Goal of the exercise » Search the material for lines containing the word "supplies", and copy each one.

※ ※ ※

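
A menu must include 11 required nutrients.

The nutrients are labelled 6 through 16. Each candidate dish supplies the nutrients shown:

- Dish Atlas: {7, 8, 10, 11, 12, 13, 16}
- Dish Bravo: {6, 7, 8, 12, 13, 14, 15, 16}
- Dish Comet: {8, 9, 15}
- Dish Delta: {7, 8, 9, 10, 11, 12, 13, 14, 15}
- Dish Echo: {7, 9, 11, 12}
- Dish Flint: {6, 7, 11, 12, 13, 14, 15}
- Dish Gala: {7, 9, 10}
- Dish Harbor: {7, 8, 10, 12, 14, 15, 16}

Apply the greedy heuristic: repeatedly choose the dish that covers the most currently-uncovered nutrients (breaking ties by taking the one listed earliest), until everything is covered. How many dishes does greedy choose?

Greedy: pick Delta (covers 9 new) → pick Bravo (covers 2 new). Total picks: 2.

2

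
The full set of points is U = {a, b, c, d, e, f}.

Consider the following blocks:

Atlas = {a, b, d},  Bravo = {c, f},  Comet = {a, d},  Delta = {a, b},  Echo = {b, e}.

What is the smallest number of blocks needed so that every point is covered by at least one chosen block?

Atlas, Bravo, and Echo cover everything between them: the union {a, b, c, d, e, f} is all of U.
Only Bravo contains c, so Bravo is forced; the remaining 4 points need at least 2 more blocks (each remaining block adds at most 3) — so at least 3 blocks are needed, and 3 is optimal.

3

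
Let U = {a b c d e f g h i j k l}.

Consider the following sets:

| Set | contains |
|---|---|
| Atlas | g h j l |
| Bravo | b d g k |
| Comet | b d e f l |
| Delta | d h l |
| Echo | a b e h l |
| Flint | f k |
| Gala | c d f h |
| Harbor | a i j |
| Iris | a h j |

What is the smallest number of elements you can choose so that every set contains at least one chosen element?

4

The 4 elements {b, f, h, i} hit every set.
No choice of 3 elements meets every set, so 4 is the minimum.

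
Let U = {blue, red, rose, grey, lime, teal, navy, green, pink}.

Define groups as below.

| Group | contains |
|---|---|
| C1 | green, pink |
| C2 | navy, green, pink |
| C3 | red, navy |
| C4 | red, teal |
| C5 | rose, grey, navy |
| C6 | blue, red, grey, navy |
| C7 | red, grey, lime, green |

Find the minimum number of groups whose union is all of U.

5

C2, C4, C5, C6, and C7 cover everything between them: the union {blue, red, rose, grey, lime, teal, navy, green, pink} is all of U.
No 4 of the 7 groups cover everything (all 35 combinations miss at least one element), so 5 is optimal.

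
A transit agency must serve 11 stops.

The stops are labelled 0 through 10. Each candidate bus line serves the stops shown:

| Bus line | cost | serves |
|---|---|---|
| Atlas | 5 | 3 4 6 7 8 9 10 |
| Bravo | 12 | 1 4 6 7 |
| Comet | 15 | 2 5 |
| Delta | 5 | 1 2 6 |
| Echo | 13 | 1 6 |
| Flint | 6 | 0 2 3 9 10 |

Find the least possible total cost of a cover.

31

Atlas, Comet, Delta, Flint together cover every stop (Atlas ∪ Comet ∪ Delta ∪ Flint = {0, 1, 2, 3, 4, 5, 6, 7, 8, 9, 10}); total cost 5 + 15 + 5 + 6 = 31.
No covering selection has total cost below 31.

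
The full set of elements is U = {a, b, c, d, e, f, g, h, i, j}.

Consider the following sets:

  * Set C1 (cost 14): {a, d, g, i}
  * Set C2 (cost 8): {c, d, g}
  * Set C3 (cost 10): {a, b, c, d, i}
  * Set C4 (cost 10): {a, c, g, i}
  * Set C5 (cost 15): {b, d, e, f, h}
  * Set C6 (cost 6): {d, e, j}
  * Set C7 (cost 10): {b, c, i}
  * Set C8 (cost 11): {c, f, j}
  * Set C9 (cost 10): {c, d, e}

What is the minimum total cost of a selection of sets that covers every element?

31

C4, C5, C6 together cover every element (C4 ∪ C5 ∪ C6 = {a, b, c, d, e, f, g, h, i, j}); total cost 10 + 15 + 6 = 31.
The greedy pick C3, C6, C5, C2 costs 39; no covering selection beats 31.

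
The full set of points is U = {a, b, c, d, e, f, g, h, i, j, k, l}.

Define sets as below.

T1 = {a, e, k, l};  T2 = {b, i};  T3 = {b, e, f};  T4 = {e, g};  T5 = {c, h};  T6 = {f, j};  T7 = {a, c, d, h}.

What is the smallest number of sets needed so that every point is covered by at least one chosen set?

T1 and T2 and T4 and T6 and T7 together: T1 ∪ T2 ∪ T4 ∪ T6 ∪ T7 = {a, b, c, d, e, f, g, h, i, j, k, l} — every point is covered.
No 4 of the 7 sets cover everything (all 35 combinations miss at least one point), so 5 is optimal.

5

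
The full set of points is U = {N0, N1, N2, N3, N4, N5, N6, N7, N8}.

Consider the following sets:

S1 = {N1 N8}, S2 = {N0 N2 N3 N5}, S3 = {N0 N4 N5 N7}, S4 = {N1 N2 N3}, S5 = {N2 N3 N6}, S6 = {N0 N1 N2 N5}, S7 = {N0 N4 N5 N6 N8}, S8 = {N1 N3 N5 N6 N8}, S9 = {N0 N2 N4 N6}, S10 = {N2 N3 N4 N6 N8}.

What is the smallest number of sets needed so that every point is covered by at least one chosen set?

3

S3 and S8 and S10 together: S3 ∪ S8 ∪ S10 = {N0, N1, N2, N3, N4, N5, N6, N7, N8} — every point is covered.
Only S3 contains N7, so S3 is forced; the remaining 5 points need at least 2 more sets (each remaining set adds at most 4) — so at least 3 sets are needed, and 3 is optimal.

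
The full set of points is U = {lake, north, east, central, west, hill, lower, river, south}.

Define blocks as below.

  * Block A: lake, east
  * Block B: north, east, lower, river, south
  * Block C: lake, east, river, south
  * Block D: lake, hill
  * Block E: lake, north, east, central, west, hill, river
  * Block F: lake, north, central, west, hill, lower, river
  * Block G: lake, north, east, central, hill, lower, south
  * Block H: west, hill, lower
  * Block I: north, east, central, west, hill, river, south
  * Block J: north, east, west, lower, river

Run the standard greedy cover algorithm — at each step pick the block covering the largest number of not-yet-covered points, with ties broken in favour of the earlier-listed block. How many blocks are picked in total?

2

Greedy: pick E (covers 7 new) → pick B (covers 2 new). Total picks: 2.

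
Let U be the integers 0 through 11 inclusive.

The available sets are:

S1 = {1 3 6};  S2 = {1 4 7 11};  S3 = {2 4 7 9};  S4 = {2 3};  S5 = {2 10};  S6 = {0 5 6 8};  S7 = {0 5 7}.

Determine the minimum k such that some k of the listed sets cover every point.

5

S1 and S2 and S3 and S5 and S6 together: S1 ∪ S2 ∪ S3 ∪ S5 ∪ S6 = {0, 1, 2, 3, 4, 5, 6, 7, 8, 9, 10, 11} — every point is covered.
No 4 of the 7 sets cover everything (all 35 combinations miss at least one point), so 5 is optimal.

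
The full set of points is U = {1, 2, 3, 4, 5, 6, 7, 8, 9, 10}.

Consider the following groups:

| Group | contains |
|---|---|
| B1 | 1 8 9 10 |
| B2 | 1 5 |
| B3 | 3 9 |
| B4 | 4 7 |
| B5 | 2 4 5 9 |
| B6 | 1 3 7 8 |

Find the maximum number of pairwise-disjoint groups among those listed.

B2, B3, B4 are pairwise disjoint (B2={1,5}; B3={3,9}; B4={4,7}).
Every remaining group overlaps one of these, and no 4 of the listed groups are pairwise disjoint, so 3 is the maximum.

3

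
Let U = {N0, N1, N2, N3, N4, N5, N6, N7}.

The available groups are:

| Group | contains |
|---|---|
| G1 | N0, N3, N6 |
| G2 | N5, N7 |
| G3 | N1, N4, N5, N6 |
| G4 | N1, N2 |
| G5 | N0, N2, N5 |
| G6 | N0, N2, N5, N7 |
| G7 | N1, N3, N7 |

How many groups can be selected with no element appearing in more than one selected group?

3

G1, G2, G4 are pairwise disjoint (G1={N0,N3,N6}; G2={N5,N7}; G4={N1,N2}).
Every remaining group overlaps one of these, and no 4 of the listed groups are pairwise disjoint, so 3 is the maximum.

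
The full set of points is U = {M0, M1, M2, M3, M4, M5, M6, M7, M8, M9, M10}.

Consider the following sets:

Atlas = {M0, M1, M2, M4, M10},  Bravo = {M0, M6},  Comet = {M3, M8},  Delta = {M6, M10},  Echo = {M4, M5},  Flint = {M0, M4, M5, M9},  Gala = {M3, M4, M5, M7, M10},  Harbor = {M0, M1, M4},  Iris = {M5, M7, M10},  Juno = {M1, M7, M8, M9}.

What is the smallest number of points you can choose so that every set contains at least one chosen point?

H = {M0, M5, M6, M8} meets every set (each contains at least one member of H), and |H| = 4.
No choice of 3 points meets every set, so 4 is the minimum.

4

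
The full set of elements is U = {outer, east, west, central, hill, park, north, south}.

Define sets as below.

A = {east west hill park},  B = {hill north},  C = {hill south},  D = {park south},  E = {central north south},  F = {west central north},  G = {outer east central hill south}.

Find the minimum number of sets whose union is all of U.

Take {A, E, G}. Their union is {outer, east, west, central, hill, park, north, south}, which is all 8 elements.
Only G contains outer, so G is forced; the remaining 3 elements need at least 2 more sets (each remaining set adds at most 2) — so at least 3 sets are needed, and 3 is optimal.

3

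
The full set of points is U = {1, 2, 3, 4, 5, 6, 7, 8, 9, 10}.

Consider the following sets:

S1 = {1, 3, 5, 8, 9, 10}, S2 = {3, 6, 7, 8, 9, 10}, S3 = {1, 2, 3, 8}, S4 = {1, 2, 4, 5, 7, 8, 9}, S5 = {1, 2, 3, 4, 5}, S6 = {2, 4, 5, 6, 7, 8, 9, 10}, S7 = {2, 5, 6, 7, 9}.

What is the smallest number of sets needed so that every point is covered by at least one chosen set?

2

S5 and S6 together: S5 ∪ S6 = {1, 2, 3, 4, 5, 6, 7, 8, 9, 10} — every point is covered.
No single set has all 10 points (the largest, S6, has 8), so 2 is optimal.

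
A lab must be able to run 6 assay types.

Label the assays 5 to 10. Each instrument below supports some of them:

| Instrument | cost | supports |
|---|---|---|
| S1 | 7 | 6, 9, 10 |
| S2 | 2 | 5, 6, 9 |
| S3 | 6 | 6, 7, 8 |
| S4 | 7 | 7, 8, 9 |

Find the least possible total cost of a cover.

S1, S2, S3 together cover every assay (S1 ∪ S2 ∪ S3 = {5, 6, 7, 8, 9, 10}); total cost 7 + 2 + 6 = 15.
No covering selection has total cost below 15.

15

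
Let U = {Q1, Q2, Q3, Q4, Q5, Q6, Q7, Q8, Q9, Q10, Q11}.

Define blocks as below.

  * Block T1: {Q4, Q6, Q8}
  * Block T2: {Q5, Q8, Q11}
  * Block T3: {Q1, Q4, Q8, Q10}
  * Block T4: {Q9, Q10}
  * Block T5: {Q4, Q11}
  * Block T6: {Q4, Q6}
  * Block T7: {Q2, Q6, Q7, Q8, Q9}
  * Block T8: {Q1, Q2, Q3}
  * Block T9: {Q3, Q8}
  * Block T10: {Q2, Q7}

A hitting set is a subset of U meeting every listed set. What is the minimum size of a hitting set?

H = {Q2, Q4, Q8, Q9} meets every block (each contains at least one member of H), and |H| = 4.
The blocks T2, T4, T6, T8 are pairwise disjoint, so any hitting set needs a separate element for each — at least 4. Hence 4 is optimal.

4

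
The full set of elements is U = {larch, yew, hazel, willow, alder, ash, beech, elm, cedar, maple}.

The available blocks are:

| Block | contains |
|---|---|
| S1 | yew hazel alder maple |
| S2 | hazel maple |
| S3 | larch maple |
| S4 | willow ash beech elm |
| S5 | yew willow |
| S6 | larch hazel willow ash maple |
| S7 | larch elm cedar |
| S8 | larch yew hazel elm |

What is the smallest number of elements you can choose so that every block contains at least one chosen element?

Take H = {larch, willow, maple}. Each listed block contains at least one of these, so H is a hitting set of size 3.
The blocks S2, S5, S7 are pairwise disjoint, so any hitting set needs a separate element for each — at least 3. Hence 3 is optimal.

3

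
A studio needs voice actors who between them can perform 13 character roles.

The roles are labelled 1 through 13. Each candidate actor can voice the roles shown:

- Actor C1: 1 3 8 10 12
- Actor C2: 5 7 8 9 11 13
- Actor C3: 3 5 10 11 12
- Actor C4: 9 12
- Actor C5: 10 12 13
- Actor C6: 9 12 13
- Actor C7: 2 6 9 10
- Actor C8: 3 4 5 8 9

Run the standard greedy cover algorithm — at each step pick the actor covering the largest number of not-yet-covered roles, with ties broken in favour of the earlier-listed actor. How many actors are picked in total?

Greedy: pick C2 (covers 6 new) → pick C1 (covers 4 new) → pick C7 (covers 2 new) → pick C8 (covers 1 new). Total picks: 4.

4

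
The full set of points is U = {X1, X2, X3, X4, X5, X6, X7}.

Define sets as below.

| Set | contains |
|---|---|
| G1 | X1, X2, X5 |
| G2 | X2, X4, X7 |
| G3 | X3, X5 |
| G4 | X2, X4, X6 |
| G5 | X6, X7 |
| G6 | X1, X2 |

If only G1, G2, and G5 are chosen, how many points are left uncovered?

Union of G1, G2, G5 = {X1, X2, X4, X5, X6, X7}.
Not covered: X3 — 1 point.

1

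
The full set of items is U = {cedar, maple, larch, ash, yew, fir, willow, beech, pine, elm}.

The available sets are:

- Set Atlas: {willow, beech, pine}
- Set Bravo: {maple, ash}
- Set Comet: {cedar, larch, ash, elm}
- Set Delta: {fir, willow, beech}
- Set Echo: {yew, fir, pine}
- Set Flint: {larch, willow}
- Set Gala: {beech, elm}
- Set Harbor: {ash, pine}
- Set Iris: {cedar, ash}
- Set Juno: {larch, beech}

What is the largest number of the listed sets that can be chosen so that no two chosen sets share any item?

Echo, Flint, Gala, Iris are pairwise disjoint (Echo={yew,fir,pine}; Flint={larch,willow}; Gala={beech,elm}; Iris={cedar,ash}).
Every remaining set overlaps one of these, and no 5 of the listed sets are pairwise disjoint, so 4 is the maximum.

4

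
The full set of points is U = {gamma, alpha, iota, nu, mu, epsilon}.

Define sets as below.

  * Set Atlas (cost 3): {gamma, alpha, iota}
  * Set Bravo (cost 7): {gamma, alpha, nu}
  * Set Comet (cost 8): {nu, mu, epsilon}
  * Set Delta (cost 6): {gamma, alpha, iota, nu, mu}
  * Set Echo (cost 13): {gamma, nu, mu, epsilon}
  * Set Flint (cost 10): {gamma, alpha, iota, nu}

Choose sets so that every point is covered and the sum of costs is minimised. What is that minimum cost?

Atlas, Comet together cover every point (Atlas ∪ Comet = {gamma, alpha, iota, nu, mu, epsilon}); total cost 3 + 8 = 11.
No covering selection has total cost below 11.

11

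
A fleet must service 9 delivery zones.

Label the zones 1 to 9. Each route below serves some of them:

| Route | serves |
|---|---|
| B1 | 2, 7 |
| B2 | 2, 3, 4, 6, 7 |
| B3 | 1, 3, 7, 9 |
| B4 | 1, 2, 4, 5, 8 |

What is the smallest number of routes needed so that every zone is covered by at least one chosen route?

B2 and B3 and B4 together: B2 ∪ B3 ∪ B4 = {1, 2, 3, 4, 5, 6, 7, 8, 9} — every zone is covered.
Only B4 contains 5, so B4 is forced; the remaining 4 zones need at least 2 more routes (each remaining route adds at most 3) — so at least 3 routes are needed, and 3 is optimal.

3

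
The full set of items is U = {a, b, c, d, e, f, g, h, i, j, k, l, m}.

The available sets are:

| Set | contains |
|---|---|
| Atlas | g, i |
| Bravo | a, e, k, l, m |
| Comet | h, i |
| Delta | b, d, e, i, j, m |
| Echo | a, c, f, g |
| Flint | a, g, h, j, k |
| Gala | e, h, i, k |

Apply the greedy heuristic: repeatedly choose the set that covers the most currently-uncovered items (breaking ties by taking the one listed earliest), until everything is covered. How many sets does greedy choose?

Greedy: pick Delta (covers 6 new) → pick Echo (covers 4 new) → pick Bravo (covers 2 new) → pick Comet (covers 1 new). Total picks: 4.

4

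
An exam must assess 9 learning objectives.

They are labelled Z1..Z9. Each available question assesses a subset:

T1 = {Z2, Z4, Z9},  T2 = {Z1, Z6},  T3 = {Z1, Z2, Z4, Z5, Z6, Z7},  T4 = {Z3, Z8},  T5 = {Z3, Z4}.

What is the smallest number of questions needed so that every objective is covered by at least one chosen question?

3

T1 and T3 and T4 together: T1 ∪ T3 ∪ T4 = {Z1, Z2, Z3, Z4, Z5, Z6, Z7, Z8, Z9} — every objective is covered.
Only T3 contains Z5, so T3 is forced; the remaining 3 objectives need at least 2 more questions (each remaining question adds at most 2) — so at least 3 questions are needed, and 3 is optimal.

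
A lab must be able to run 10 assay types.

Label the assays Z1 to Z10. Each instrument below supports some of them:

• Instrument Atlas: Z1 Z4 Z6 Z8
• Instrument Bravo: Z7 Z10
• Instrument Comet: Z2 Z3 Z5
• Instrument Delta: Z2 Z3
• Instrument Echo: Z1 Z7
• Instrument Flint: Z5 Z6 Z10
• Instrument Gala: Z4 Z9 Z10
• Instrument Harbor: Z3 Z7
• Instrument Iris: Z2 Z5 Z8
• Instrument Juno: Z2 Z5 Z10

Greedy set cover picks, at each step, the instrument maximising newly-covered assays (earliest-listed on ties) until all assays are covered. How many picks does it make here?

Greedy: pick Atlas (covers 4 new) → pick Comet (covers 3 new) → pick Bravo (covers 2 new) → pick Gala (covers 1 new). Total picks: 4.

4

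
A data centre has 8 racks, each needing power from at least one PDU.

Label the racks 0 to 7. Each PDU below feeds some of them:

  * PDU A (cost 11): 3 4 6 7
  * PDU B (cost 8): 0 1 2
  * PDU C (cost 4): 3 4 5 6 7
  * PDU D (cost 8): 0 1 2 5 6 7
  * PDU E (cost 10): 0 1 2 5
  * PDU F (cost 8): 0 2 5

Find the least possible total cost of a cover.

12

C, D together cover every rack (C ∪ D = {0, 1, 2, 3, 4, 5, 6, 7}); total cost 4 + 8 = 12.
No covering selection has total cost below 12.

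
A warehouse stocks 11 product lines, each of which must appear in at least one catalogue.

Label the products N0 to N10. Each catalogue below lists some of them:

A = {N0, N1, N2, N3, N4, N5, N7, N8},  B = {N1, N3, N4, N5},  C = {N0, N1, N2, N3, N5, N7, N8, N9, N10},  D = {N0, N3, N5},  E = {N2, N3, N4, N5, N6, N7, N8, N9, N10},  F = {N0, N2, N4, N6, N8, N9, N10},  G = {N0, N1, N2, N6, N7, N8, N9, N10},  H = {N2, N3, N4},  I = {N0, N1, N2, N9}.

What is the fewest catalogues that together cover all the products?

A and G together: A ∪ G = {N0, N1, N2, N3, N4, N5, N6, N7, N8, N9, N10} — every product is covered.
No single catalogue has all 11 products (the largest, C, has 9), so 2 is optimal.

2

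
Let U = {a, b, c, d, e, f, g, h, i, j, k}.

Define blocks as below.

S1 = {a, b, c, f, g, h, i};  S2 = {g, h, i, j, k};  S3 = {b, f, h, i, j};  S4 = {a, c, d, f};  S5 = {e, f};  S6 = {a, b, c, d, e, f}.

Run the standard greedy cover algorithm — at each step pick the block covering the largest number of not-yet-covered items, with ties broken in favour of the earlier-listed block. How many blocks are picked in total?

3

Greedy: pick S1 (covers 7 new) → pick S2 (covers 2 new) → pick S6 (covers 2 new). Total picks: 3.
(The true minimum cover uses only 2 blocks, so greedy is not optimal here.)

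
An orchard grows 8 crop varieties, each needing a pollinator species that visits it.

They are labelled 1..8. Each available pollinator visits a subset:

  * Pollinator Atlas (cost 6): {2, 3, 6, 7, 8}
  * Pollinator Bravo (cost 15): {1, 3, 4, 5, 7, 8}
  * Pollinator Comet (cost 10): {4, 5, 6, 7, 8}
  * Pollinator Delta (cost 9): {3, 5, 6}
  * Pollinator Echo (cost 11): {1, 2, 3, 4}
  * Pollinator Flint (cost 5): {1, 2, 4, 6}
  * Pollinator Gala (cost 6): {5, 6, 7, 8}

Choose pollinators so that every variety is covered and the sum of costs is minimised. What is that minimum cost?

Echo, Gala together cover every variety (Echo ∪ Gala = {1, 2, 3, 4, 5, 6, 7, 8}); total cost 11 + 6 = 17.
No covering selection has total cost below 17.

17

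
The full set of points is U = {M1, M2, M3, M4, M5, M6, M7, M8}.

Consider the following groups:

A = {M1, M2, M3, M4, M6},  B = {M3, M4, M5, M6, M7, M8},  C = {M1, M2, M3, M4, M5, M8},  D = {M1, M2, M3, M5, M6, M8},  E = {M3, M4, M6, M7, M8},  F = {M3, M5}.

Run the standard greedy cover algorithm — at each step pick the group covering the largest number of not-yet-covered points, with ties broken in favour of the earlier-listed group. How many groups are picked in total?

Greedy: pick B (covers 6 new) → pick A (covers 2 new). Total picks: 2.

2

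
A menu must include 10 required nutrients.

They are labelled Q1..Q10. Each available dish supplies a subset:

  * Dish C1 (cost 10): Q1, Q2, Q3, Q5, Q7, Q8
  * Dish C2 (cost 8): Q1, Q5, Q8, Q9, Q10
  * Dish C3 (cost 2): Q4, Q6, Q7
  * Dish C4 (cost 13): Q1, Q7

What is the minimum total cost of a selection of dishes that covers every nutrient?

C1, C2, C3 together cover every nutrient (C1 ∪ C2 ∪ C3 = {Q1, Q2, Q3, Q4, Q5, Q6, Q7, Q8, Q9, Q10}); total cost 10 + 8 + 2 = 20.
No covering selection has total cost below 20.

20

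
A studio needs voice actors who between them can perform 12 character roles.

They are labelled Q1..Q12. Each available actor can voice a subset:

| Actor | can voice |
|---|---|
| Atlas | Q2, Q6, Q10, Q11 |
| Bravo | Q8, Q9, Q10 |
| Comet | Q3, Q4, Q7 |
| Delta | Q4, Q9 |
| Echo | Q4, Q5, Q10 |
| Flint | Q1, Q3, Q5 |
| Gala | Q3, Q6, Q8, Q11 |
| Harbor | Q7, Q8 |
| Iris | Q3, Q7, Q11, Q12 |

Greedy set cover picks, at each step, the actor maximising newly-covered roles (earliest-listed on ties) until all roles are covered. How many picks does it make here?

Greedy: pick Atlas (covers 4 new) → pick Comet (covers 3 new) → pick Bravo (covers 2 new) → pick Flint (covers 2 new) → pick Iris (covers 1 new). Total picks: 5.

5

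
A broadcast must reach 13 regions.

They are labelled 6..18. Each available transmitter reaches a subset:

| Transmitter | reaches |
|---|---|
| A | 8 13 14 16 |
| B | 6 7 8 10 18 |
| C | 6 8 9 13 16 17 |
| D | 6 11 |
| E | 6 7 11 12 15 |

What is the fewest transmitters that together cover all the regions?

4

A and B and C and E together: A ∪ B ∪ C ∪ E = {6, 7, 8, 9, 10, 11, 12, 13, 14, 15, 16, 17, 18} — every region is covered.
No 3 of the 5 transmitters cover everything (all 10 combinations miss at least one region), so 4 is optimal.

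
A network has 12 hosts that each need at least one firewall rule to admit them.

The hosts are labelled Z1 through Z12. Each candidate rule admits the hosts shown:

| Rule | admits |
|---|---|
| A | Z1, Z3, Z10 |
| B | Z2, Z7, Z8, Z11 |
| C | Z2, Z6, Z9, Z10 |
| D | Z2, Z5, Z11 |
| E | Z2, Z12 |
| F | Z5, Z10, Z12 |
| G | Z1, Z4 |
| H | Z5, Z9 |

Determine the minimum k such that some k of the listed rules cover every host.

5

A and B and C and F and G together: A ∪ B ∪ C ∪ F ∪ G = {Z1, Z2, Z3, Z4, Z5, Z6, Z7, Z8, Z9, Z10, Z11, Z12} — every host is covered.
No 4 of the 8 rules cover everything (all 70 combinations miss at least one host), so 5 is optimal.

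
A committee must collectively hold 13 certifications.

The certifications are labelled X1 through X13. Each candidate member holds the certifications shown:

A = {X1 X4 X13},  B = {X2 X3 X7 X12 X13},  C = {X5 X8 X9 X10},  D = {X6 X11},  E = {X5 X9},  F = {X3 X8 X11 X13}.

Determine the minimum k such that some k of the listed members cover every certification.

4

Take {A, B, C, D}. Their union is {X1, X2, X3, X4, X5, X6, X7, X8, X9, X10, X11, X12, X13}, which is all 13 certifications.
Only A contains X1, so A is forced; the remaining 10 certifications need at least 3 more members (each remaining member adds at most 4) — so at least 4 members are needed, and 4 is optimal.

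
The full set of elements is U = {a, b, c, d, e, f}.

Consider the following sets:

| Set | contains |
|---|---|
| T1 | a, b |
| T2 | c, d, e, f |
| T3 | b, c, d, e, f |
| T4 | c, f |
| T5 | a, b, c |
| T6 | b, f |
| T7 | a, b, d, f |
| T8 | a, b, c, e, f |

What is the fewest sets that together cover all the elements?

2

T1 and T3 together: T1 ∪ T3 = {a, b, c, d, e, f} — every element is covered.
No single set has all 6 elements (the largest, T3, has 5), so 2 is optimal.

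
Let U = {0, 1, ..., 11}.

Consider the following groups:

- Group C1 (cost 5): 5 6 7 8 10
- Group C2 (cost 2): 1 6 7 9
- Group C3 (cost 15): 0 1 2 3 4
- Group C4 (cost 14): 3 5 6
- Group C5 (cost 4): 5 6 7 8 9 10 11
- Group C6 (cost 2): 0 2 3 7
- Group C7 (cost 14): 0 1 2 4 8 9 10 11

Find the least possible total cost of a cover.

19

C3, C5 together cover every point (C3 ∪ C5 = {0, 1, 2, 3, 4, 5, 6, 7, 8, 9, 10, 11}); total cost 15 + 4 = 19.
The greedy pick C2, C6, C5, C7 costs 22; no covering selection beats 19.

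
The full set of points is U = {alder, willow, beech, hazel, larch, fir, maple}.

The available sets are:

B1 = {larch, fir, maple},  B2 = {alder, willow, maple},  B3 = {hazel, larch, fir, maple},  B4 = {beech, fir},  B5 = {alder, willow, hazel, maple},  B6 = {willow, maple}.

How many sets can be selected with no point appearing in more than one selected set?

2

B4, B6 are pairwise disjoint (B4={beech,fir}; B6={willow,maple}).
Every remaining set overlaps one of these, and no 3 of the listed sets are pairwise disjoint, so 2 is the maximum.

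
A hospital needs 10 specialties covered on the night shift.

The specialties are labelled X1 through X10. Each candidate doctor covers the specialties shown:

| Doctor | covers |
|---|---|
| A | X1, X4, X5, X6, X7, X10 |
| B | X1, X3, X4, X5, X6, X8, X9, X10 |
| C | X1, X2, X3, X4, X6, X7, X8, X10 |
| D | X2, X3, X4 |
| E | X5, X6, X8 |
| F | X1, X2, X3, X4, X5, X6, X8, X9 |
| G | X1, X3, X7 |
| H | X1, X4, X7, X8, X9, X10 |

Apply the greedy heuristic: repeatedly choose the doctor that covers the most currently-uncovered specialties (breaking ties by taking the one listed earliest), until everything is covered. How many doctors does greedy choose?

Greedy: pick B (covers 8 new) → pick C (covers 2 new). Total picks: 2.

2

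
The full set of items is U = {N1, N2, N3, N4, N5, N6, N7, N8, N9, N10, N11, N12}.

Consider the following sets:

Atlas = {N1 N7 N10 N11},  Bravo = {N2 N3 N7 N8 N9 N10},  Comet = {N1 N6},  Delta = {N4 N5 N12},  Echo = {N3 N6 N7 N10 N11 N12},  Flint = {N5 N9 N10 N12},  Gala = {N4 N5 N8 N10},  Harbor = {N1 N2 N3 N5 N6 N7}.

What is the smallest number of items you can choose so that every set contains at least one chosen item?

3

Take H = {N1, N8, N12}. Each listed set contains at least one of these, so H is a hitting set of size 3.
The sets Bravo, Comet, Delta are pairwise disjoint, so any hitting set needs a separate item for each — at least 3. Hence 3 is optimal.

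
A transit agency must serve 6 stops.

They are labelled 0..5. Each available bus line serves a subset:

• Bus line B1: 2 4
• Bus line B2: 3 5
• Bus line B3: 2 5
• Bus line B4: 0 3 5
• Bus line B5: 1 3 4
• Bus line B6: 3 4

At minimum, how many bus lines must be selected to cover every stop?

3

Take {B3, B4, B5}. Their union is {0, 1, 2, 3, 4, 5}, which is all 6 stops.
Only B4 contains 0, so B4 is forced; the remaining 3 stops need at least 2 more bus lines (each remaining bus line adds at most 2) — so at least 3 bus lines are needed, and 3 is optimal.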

※ ※ ※

Solution for this task »
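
The nutrients are labelled 6 through 16. Each candidate dish supplies the nutrients shown:
They are labelled Q1..Q10. Each available dish supplies a subset: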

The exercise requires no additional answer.